Work instruction – Please return every record exactly as it appears.

Dataset records –
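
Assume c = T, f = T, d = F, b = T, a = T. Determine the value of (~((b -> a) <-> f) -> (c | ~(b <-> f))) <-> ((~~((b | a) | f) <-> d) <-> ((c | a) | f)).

b -> a = T -> T = T
(b -> a) <-> f = T <-> T = T
~((b -> a) <-> f) = ~T = F
b <-> f = T <-> T = T
~(b <-> f) = ~T = F
c | ~(b <-> f) = T | F = T
~((b -> a) <-> f) -> (c | ~(b <-> f)) = F -> T = T
b | a = T | T = T
(b | a) | f = T | T = T
~((b | a) | f) = ~T = F
~~((b | a) | f) = ~F = T
~~((b | a) | f) <-> d = T <-> F = F
c | a = T | T = T
(c | a) | f = T | T = T
(~~((b | a) | f) <-> d) <-> ((c | a) | f) = F <-> T = F
(~((b -> a) <-> f) -> (c | ~(b <-> f))) <-> ((~~((b | a) | f) <-> d) <-> ((c | a) | f)) = T <-> F = F

F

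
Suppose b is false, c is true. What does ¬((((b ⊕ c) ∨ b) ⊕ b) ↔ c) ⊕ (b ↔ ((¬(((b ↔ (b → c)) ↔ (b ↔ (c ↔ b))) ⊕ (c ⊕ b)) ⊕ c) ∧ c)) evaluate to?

False

b ⊕ c = False ⊕ True = True
(b ⊕ c) ∨ b = True ∨ False = True
((b ⊕ c) ∨ b) ⊕ b = True ⊕ False = True
(((b ⊕ c) ∨ b) ⊕ b) ↔ c = True ↔ True = True
¬((((b ⊕ c) ∨ b) ⊕ b) ↔ c) = ¬True = False
b → c = False → True = True
b ↔ (b → c) = False ↔ True = False
c ↔ b = True ↔ False = False
b ↔ (c ↔ b) = False ↔ False = True
(b ↔ (b → c)) ↔ (b ↔ (c ↔ b)) = False ↔ True = False
c ⊕ b = True ⊕ False = True
((b ↔ (b → c)) ↔ (b ↔ (c ↔ b))) ⊕ (c ⊕ b) = False ⊕ True = True
¬(((b ↔ (b → c)) ↔ (b ↔ (c ↔ b))) ⊕ (c ⊕ b)) = ¬True = False
¬(((b ↔ (b → c)) ↔ (b ↔ (c ↔ b))) ⊕ (c ⊕ b)) ⊕ c = False ⊕ True = True
(¬(((b ↔ (b → c)) ↔ (b ↔ (c ↔ b))) ⊕ (c ⊕ b)) ⊕ c) ∧ c = True ∧ True = True
b ↔ ((¬(((b ↔ (b → c)) ↔ (b ↔ (c ↔ b))) ⊕ (c ⊕ b)) ⊕ c) ∧ c) = False ↔ True = False
¬((((b ⊕ c) ∨ b) ⊕ b) ↔ c) ⊕ (b ↔ ((¬(((b ↔ (b → c)) ↔ (b ↔ (c ↔ b))) ⊕ (c ⊕ b)) ⊕ c) ∧ c)) = False ⊕ False = False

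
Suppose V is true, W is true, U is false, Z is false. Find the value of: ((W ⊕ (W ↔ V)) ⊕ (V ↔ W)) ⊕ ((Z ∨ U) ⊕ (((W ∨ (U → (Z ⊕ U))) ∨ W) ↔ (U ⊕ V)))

W ↔ V = True ↔ True = True
W ⊕ (W ↔ V) = True ⊕ True = False
V ↔ W = True ↔ True = True
(W ⊕ (W ↔ V)) ⊕ (V ↔ W) = False ⊕ True = True
Z ∨ U = False ∨ False = False
Z ⊕ U = False ⊕ False = False
U → (Z ⊕ U) = False → False = True
W ∨ (U → (Z ⊕ U)) = True ∨ True = True
(W ∨ (U → (Z ⊕ U))) ∨ W = True ∨ True = True
U ⊕ V = False ⊕ True = True
((W ∨ (U → (Z ⊕ U))) ∨ W) ↔ (U ⊕ V) = True ↔ True = True
(Z ∨ U) ⊕ (((W ∨ (U → (Z ⊕ U))) ∨ W) ↔ (U ⊕ V)) = False ⊕ True = True
((W ⊕ (W ↔ V)) ⊕ (V ↔ W)) ⊕ ((Z ∨ U) ⊕ (((W ∨ (U → (Z ⊕ U))) ∨ W) ↔ (U ⊕ V))) = True ⊕ True = False

False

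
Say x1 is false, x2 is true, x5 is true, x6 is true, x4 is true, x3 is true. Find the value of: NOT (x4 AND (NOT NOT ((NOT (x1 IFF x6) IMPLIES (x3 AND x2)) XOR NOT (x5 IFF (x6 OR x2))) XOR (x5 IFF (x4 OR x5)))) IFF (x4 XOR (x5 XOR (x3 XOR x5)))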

Answer to this problem –
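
Assume c = T, f = T, d = F, b = T, a = T. Determine the value of (~((b -> a) <-> f) -> (c | ~(b <-> f))) <-> ((~~((b | a) | f) <-> d) <-> ((c | a) | f)).

b -> a = T -> T = T
(b -> a) <-> f = T <-> T = T
~((b -> a) <-> f) = ~T = F
b <-> f = T <-> T = T
~(b <-> f) = ~T = F
c | ~(b <-> f) = T | F = T
~((b -> a) <-> f) -> (c | ~(b <-> f)) = F -> T = T
b | a = T | T = T
(b | a) | f = T | T = T
~((b | a) | f) = ~T = F
~~((b | a) | f) = ~F = T
~~((b | a) | f) <-> d = T <-> F = F
c | a = T | T = T
(c | a) | f = T | T = T
(~~((b | a) | f) <-> d) <-> ((c | a) | f) = F <-> T = F
(~((b -> a) <-> f) -> (c | ~(b <-> f))) <-> ((~~((b | a) | f) <-> d) <-> ((c | a) | f)) = T <-> F = F

F

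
Suppose b is false, c is true. What does ¬((((b ⊕ c) ∨ b) ⊕ b) ↔ c) ⊕ (b ↔ ((¬(((b ↔ (b → c)) ↔ (b ↔ (c ↔ b))) ⊕ (c ⊕ b)) ⊕ c) ∧ c)) evaluate to?

False

b ⊕ c = False ⊕ True = True
(b ⊕ c) ∨ b = True ∨ False = True
((b ⊕ c) ∨ b) ⊕ b = True ⊕ False = True
(((b ⊕ c) ∨ b) ⊕ b) ↔ c = True ↔ True = True
¬((((b ⊕ c) ∨ b) ⊕ b) ↔ c) = ¬True = False
b → c = False → True = True
b ↔ (b → c) = False ↔ True = False
c ↔ b = True ↔ False = False
b ↔ (c ↔ b) = False ↔ False = True
(b ↔ (b → c)) ↔ (b ↔ (c ↔ b)) = False ↔ True = False
c ⊕ b = True ⊕ False = True
((b ↔ (b → c)) ↔ (b ↔ (c ↔ b))) ⊕ (c ⊕ b) = False ⊕ True = True
¬(((b ↔ (b → c)) ↔ (b ↔ (c ↔ b))) ⊕ (c ⊕ b)) = ¬True = False
¬(((b ↔ (b → c)) ↔ (b ↔ (c ↔ b))) ⊕ (c ⊕ b)) ⊕ c = False ⊕ True = True
(¬(((b ↔ (b → c)) ↔ (b ↔ (c ↔ b))) ⊕ (c ⊕ b)) ⊕ c) ∧ c = True ∧ True = True
b ↔ ((¬(((b ↔ (b → c)) ↔ (b ↔ (c ↔ b))) ⊕ (c ⊕ b)) ⊕ c) ∧ c) = False ↔ True = False
¬((((b ⊕ c) ∨ b) ⊕ b) ↔ c) ⊕ (b ↔ ((¬(((b ↔ (b → c)) ↔ (b ↔ (c ↔ b))) ⊕ (c ⊕ b)) ⊕ c) ∧ c)) = False ⊕ False = False

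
Suppose V is true, W is true, U is false, Z is false. Find the value of: ((W ⊕ (W ↔ V)) ⊕ (V ↔ W)) ⊕ ((Z ∨ U) ⊕ (((W ∨ (U → (Z ⊕ U))) ∨ W) ↔ (U ⊕ V)))

W ↔ V = True ↔ True = True
W ⊕ (W ↔ V) = True ⊕ True = False
V ↔ W = True ↔ True = True
(W ⊕ (W ↔ V)) ⊕ (V ↔ W) = False ⊕ True = True
Z ∨ U = False ∨ False = False
Z ⊕ U = False ⊕ False = False
U → (Z ⊕ U) = False → False = True
W ∨ (U → (Z ⊕ U)) = True ∨ True = True
(W ∨ (U → (Z ⊕ U))) ∨ W = True ∨ True = True
U ⊕ V = False ⊕ True = True
((W ∨ (U → (Z ⊕ U))) ∨ W) ↔ (U ⊕ V) = True ↔ True = True
(Z ∨ U) ⊕ (((W ∨ (U → (Z ⊕ U))) ∨ W) ↔ (U ⊕ V)) = False ⊕ True = True
((W ⊕ (W ↔ V)) ⊕ (V ↔ W)) ⊕ ((Z ∨ U) ⊕ (((W ∨ (U → (Z ⊕ U))) ∨ W) ↔ (U ⊕ V))) = True ⊕ True = False

False

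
Say x1 is false, x2 is true, x5 is true, x6 is true, x4 is true, x3 is true. Find the value of: NOT (x4 AND (NOT NOT ((NOT (x1 IFF x6) IMPLIES (x3 AND x2)) XOR NOT (x5 IFF (x6 OR x2))) XOR (x5 IFF (x4 OR x5)))) IFF (x4 XOR (x5 XOR (x3 XOR x5)))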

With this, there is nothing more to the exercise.